Records from a collection
━━━━━━━━

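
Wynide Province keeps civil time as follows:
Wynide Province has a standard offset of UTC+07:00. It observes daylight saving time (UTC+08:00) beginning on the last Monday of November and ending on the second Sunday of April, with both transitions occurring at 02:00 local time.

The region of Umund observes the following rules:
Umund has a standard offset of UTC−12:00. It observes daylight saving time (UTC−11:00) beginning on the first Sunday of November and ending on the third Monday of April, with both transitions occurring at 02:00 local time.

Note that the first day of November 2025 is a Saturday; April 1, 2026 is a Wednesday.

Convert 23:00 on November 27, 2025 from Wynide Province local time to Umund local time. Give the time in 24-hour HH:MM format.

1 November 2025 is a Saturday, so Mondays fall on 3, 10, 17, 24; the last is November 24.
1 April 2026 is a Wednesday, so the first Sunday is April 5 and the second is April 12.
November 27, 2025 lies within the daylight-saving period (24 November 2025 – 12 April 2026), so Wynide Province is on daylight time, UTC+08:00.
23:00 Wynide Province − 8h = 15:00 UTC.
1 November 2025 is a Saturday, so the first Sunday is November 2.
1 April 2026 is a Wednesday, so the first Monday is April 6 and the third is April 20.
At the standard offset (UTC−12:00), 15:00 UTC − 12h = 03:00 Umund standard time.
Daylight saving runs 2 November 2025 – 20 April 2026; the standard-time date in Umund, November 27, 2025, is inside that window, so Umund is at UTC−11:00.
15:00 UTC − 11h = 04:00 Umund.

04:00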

━━━━━━━━

PROMPT
Could you reproduce all the records exactly?

OUTPUT OF THE EXERCISE
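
Wynide Province keeps civil time as follows:
Wynide Province has a standard offset of UTC+07:00. It observes daylight saving time (UTC+08:00) beginning on the last Monday of November and ending on the second Sunday of April, with both transitions occurring at 02:00 local time.

The region of Umund observes the following rules:
Umund has a standard offset of UTC−12:00. It observes daylight saving time (UTC−11:00) beginning on the first Sunday of November and ending on the third Monday of April, with both transitions occurring at 02:00 local time.

Note that the first day of November 2025 is a Saturday; April 1, 2026 is a Wednesday.

Convert 23:00 on November 27, 2025 from Wynide Province local time to Umund local time. Give the time in 24-hour HH:MM format.

1 November 2025 is a Saturday, so Mondays fall on 3, 10, 17, 24; the last is November 24.
1 April 2026 is a Wednesday, so the first Sunday is April 5 and the second is April 12.
November 27, 2025 lies within the daylight-saving period (24 November 2025 – 12 April 2026), so Wynide Province is on daylight time, UTC+08:00.
23:00 Wynide Province − 8h = 15:00 UTC.
1 November 2025 is a Saturday, so the first Sunday is November 2.
1 April 2026 is a Wednesday, so the first Monday is April 6 and the third is April 20.
At the standard offset (UTC−12:00), 15:00 UTC − 12h = 03:00 Umund standard time.
Daylight saving runs 2 November 2025 – 20 April 2026; the standard-time date in Umund, November 27, 2025, is inside that window, so Umund is at UTC−11:00.
15:00 UTC − 11h = 04:00 Umund.

04:00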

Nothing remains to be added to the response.